#### Exercise:
The records must be repeated exactly and in their entirety.

Stored items from a collection
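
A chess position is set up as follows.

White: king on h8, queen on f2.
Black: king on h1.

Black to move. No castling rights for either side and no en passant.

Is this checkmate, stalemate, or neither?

stalemate

Black to move; black king on h1.
In check: no.
King squares — g1: attacked by Qf2; g2: attacked by Qf2; h2: attacked by Qf2.
Legal moves for Black: none.
Not in check and no legal moves → stalemate.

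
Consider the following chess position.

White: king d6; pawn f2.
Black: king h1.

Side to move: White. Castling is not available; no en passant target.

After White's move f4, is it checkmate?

no

After f4: black king on h1; in check: no.
Black is not in check, so this cannot be checkmate.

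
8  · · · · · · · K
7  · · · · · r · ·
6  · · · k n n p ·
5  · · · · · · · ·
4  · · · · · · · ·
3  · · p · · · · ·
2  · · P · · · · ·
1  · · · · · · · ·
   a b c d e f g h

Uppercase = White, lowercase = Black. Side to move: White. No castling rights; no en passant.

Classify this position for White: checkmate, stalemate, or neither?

White to move; white king on h8.
In check: no.
King squares — g7: attacked by Ne6; h7: attacked by Nf6; g8: attacked by Nf6.
Legal moves for White: none.
Not in check and no legal moves → stalemate.

stalemate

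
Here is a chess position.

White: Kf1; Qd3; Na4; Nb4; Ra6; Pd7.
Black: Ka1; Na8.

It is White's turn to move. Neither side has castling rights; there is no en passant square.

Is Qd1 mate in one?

yes

After Qd1: black king on a1; in check: yes, from the white queen on d1.
King squares — b1: attacked by Qd1; a2: attacked by Nb4; b2: attacked by Na4.
Black has no legal moves → checkmate.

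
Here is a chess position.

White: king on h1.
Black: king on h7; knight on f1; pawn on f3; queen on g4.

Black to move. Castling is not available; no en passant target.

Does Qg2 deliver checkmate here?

yes

After Qg2: white king on h1; in check: yes, from the black queen on g2.
King squares — g1: attacked by Qg2; g2: attacked by Pf3; h2: attacked by Nf1.
White has no legal moves → checkmate.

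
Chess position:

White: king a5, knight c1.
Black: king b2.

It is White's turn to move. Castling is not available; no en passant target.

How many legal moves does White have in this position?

9

White to move; king on a5.
In check: no.
Legal moves: Kb6, Ka6, Kb5, Kb4, Ka4, Nd3+, Nb3, Ne2, Na2.
Count: 9.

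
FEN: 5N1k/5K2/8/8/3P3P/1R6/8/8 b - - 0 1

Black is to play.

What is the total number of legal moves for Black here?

0

Black to move; king on h8.
In check: no.
Legal moves: none.
Count: 0.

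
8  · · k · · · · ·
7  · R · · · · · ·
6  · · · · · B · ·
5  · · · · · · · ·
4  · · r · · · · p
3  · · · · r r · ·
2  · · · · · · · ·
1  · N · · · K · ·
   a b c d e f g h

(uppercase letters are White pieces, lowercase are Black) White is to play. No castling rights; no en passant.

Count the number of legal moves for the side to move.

White to move; king on f1.
In check: yes, from the black rook on f3.
Legal moves: Kg2, Kg1.
Count: 2.

2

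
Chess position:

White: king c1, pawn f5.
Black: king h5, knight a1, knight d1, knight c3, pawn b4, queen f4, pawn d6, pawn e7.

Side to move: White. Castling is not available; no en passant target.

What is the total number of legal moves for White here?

0

White to move; king on c1.
In check: yes, from the black queen on f4.
Legal moves: none.
Count: 0.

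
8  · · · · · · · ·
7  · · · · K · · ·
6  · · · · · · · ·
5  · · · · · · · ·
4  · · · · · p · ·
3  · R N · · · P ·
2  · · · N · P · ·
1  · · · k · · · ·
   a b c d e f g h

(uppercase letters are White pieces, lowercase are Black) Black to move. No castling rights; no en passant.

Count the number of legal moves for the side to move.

4

Black to move; king on d1.
In check: yes, from the white knight on c3.
Legal moves: Kxd2, Kc2, Ke1, Kc1.
Count: 4.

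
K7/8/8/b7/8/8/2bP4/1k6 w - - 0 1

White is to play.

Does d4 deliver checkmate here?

After d4: black king on b1; in check: no.
Black is not in check, so this cannot be checkmate.

no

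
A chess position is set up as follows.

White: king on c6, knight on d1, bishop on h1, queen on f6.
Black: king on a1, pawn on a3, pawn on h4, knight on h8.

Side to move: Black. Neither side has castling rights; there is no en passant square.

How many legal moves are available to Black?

2

Black to move; king on a1.
In check: yes, from the white queen on f6.
Legal moves: Ka2, Kb1.
Count: 2.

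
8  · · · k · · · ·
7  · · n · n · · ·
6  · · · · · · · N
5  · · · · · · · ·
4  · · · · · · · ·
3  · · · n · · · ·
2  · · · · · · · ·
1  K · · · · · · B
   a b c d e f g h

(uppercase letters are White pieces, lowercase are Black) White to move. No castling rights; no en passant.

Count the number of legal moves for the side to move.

White to move; king on a1.
In check: no.
Legal moves: Ng8, Nf7+, Nf5, Ng4, Ba8, Bb7, Bc6, Bd5, Be4, Bf3, Bg2, Ka2, Kb1.
Count: 13.

13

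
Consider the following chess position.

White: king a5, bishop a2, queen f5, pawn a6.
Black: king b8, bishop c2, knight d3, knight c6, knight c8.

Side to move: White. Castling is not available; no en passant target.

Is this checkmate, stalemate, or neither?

White to move; white king on a5.
In check: yes, from the black knight on c6.
King squares — a4: attacked by Bc2; b4: attacked by Nd3; b5: available; a6: own pawn; b6: attacked by Nc8.
Legal moves for White: Kb5.
White is in check but has 1 legal move → neither.

neither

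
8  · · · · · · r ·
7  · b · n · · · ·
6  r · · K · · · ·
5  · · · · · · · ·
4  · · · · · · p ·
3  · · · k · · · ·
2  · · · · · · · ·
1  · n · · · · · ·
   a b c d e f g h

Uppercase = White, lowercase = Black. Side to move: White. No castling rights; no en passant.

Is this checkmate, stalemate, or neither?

neither

White to move; white king on d6.
In check: yes, from the black rook on a6.
King squares — c5: attacked by Nd7; d5: attacked by Bb7; e5: attacked by Nd7; c6: attacked by Ra6; e6: attacked by Ra6; c7: available; d7: available; e7: available.
Legal moves for White: Ke7, Kxd7, Kc7.
White is in check but has 3 legal moves → neither.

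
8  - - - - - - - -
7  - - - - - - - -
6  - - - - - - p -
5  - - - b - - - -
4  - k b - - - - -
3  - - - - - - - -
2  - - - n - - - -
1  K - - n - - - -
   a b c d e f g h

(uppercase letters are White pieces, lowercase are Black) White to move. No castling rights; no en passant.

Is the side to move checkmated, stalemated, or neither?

stalemate

White to move; white king on a1.
In check: no.
King squares — b1: attacked by Nd2; a2: attacked by Bc4; b2: attacked by Nd1.
Legal moves for White: none.
Not in check and no legal moves → stalemate.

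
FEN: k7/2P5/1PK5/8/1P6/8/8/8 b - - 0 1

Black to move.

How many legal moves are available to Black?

0

Black to move; king on a8.
In check: no.
Legal moves: none.
Count: 0.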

#### Reply:
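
A chess position is set up as follows.

White: king on h8, queen on f2.
Black: king on h1.

Black to move. No castling rights for either side and no en passant.

Is this checkmate, stalemate, or neither?

stalemate

Black to move; black king on h1.
In check: no.
King squares — g1: attacked by Qf2; g2: attacked by Qf2; h2: attacked by Qf2.
Legal moves for Black: none.
Not in check and no legal moves → stalemate.

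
Consider the following chess position.

White: king d6; pawn f2.
Black: king h1.

Side to move: White. Castling is not available; no en passant target.

After White's move f4, is it checkmate?

no

After f4: black king on h1; in check: no.
Black is not in check, so this cannot be checkmate.

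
8  · · · · · · · K
7  · · · · · r · ·
6  · · · k n n p ·
5  · · · · · · · ·
4  · · · · · · · ·
3  · · p · · · · ·
2  · · P · · · · ·
1  · · · · · · · ·
   a b c d e f g h

Uppercase = White, lowercase = Black. Side to move: White. No castling rights; no en passant.

Classify this position for White: checkmate, stalemate, or neither?

White to move; white king on h8.
In check: no.
King squares — g7: attacked by Ne6; h7: attacked by Nf6; g8: attacked by Nf6.
Legal moves for White: none.
Not in check and no legal moves → stalemate.

stalemate

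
Here is a chess position.

White: Kf1; Qd3; Na4; Nb4; Ra6; Pd7.
Black: Ka1; Na8.

It is White's turn to move. Neither side has castling rights; there is no en passant square.

Is Qd1 mate in one?

yes

After Qd1: black king on a1; in check: yes, from the white queen on d1.
King squares — b1: attacked by Qd1; a2: attacked by Nb4; b2: attacked by Na4.
Black has no legal moves → checkmate.

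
Here is a chess position.

White: king on h1.
Black: king on h7; knight on f1; pawn on f3; queen on g4.

Black to move. Castling is not available; no en passant target.

Does Qg2 deliver checkmate here?

yes

After Qg2: white king on h1; in check: yes, from the black queen on g2.
King squares — g1: attacked by Qg2; g2: attacked by Pf3; h2: attacked by Nf1.
White has no legal moves → checkmate.

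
Chess position:

White: king a5, knight c1.
Black: king b2.

It is White's turn to move. Castling is not available; no en passant target.

How many legal moves does White have in this position?

9

White to move; king on a5.
In check: no.
Legal moves: Kb6, Ka6, Kb5, Kb4, Ka4, Nd3+, Nb3, Ne2, Na2.
Count: 9.

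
FEN: 5N1k/5K2/8/8/3P3P/1R6/8/8 b - - 0 1

Black is to play.

What is the total number of legal moves for Black here?

0

Black to move; king on h8.
In check: no.
Legal moves: none.
Count: 0.

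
8  · · k · · · · ·
7  · R · · · · · ·
6  · · · · · B · ·
5  · · · · · · · ·
4  · · r · · · · p
3  · · · · r r · ·
2  · · · · · · · ·
1  · N · · · K · ·
   a b c d e f g h

(uppercase letters are White pieces, lowercase are Black) White is to play. No castling rights; no en passant.

Count the number of legal moves for the side to move.

White to move; king on f1.
In check: yes, from the black rook on f3.
Legal moves: Kg2, Kg1.
Count: 2.

2

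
Chess position:

White: king c1, pawn f5.
Black: king h5, knight a1, knight d1, knight c3, pawn b4, queen f4, pawn d6, pawn e7.

Side to move: White. Castling is not available; no en passant target.

What is the total number of legal moves for White here?

0

White to move; king on c1.
In check: yes, from the black queen on f4.
Legal moves: none.
Count: 0.

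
8  · · · · · · · ·
7  · · · · K · · ·
6  · · · · · · · ·
5  · · · · · · · ·
4  · · · · · p · ·
3  · R N · · · P ·
2  · · · N · P · ·
1  · · · k · · · ·
   a b c d e f g h

(uppercase letters are White pieces, lowercase are Black) Black to move. No castling rights; no en passant.

Count the number of legal moves for the side to move.

4

Black to move; king on d1.
In check: yes, from the white knight on c3.
Legal moves: Kxd2, Kc2, Ke1, Kc1.
Count: 4.

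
K7/8/8/b7/8/8/2bP4/1k6 w - - 0 1

White is to play.

Does d4 deliver checkmate here?

After d4: black king on b1; in check: no.
Black is not in check, so this cannot be checkmate.

no

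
A chess position is set up as follows.

White: king on c6, knight on d1, bishop on h1, queen on f6.
Black: king on a1, pawn on a3, pawn on h4, knight on h8.

Side to move: Black. Neither side has castling rights; there is no en passant square.

How many legal moves are available to Black?

2

Black to move; king on a1.
In check: yes, from the white queen on f6.
Legal moves: Ka2, Kb1.
Count: 2.

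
8  · · · k · · · ·
7  · · n · n · · ·
6  · · · · · · · N
5  · · · · · · · ·
4  · · · · · · · ·
3  · · · n · · · ·
2  · · · · · · · ·
1  K · · · · · · B
   a b c d e f g h

(uppercase letters are White pieces, lowercase are Black) White to move. No castling rights; no en passant.

Count the number of legal moves for the side to move.

White to move; king on a1.
In check: no.
Legal moves: Ng8, Nf7+, Nf5, Ng4, Ba8, Bb7, Bc6, Bd5, Be4, Bf3, Bg2, Ka2, Kb1.
Count: 13.

13

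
Consider the following chess position.

White: king a5, bishop a2, queen f5, pawn a6.
Black: king b8, bishop c2, knight d3, knight c6, knight c8.

Side to move: White. Castling is not available; no en passant target.

Is this checkmate, stalemate, or neither?

White to move; white king on a5.
In check: yes, from the black knight on c6.
King squares — a4: attacked by Bc2; b4: attacked by Nd3; b5: available; a6: own pawn; b6: attacked by Nc8.
Legal moves for White: Kb5.
White is in check but has 1 legal move → neither.

neither

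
8  · · · · · · r ·
7  · b · n · · · ·
6  r · · K · · · ·
5  · · · · · · · ·
4  · · · · · · p ·
3  · · · k · · · ·
2  · · · · · · · ·
1  · n · · · · · ·
   a b c d e f g h

Uppercase = White, lowercase = Black. Side to move: White. No castling rights; no en passant.

Is this checkmate, stalemate, or neither?

neither

White to move; white king on d6.
In check: yes, from the black rook on a6.
King squares — c5: attacked by Nd7; d5: attacked by Bb7; e5: attacked by Nd7; c6: attacked by Ra6; e6: attacked by Ra6; c7: available; d7: available; e7: available.
Legal moves for White: Ke7, Kxd7, Kc7.
White is in check but has 3 legal moves → neither.

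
8  - - - - - - - -
7  - - - - - - - -
6  - - - - - - p -
5  - - - b - - - -
4  - k b - - - - -
3  - - - - - - - -
2  - - - n - - - -
1  K - - n - - - -
   a b c d e f g h

(uppercase letters are White pieces, lowercase are Black) White to move. No castling rights; no en passant.

Is the side to move checkmated, stalemated, or neither?

stalemate

White to move; white king on a1.
In check: no.
King squares — b1: attacked by Nd2; a2: attacked by Bc4; b2: attacked by Nd1.
Legal moves for White: none.
Not in check and no legal moves → stalemate.

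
FEN: k7/2P5/1PK5/8/1P6/8/8/8 b - - 0 1

Black to move.

How many legal moves are available to Black?

0

Black to move; king on a8.
In check: no.
Legal moves: none.
Count: 0.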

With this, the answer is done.